TASK BRIEF: Nothing in the data may be altered as it is transcribed.

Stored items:

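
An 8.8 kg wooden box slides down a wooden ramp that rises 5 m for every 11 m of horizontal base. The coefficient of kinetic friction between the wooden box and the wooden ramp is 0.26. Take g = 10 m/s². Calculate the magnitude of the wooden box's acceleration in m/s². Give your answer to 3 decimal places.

Resolving the weight along the incline: the component pulling the wooden box down the slope is mg sin 24.44° = 8.8 × 10 × 0.4138 = 36.414 N, and the normal force is N = mg cos 24.44° = 8.8 × 10 × 0.9104 = 80.115 N.
Kinetic friction acts up the slope with magnitude f = μN = 0.26 × 80.115 = 20.830 N.
Net force along the incline is 36.414 − 20.830 = 15.584 N, so a = 15.584 / 8.8 = 1.7709 m/s².

1.771 m/s²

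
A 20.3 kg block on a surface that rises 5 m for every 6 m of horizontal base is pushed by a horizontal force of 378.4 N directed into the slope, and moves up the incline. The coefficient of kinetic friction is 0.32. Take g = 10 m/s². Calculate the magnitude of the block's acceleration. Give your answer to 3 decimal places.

The horizontal push has components F cos 39.81° = 378.4 × 0.7682 = 290.687 N up the incline and F sin 39.81° = 378.4 × 0.6402 = 242.252 N pressing into the surface.
The normal force is therefore N = mg cos 39.81° + F sin 39.81° = 155.945 + 242.252 = 398.197 N, and kinetic friction down the slope is μN = 0.32 × 398.197 = 127.423 N.
Along the incline: F cos 39.81° − mg sin 39.81° − μN = ma, so 290.687 − 129.961 − 127.423 = 20.3 a, giving a = 1.6405 m/s².

1.641 m/s²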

TASK OUTPUT:
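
An 8.8 kg wooden box slides down a wooden ramp that rises 5 m for every 11 m of horizontal base. The coefficient of kinetic friction between the wooden box and the wooden ramp is 0.26. Take g = 10 m/s². Calculate the magnitude of the wooden box's acceleration in m/s². Give your answer to 3 decimal places.

Resolving the weight along the incline: the component pulling the wooden box down the slope is mg sin 24.44° = 8.8 × 10 × 0.4138 = 36.414 N, and the normal force is N = mg cos 24.44° = 8.8 × 10 × 0.9104 = 80.115 N.
Kinetic friction acts up the slope with magnitude f = μN = 0.26 × 80.115 = 20.830 N.
Net force along the incline is 36.414 − 20.830 = 15.584 N, so a = 15.584 / 8.8 = 1.7709 m/s².

1.771 m/s²

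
A 20.3 kg block on a surface that rises 5 m for every 6 m of horizontal base is pushed by a horizontal force of 378.4 N directed into the slope, and moves up the incline. The coefficient of kinetic friction is 0.32. Take g = 10 m/s². Calculate the magnitude of the block's acceleration. Give your answer to 3 decimal places.

The horizontal push has components F cos 39.81° = 378.4 × 0.7682 = 290.687 N up the incline and F sin 39.81° = 378.4 × 0.6402 = 242.252 N pressing into the surface.
The normal force is therefore N = mg cos 39.81° + F sin 39.81° = 155.945 + 242.252 = 398.197 N, and kinetic friction down the slope is μN = 0.32 × 398.197 = 127.423 N.
Along the incline: F cos 39.81° − mg sin 39.81° − μN = ma, so 290.687 − 129.961 − 127.423 = 20.3 a, giving a = 1.6405 m/s².

1.641 m/s²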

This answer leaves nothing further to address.